#### Goal of the exercise:
For this task, copy the data that follows exactly, keeping every character.

#### Available data:
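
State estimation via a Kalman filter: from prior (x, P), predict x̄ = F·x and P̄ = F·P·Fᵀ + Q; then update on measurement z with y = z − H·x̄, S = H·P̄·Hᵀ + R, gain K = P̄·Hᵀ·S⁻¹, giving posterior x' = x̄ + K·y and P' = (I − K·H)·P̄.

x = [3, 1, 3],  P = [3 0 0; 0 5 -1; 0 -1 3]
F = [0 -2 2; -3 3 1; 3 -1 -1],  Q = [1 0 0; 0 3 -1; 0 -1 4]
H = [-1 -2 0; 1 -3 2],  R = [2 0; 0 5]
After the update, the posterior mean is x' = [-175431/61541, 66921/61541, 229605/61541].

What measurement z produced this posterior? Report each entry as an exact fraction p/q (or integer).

x̄ = F·x = [4, -3, 5]
P̄ = F·P·Fᵀ + Q = [41 -28 4; -28 72 -42; 4 -42 37]
S = H·P̄·Hᵀ + R = [219 523; 523 1530]
K = P̄·Hᵀ·S⁻¹ = [-46609/61541 21282/61541; -5936/61541 -11164/61541; 15708/61541 2836/61541]
x' − x̄ = [-421595/61541, 251544/61541, -78100/61541] = K·y
y = (KᵀK)⁻¹·Kᵀ·(x' − x̄) = [-1, -22]
z = y + H·x̄ = [-1, -22] + [2, 23] = [1, 1]

z = [1, 1]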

#### Task result:
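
State estimation via a Kalman filter: from prior (x, P), predict x̄ = F·x and P̄ = F·P·Fᵀ + Q; then update on measurement z with y = z − H·x̄, S = H·P̄·Hᵀ + R, gain K = P̄·Hᵀ·S⁻¹, giving posterior x' = x̄ + K·y and P' = (I − K·H)·P̄.

x = [3, 1, 3],  P = [3 0 0; 0 5 -1; 0 -1 3]
F = [0 -2 2; -3 3 1; 3 -1 -1],  Q = [1 0 0; 0 3 -1; 0 -1 4]
H = [-1 -2 0; 1 -3 2],  R = [2 0; 0 5]
After the update, the posterior mean is x' = [-175431/61541, 66921/61541, 229605/61541].

What measurement z produced this posterior? Report each entry as an exact fraction p/q (or integer).

x̄ = F·x = [4, -3, 5]
P̄ = F·P·Fᵀ + Q = [41 -28 4; -28 72 -42; 4 -42 37]
S = H·P̄·Hᵀ + R = [219 523; 523 1530]
K = P̄·Hᵀ·S⁻¹ = [-46609/61541 21282/61541; -5936/61541 -11164/61541; 15708/61541 2836/61541]
x' − x̄ = [-421595/61541, 251544/61541, -78100/61541] = K·y
y = (KᵀK)⁻¹·Kᵀ·(x' − x̄) = [-1, -22]
z = y + H·x̄ = [-1, -22] + [2, 23] = [1, 1]

z = [1, 1]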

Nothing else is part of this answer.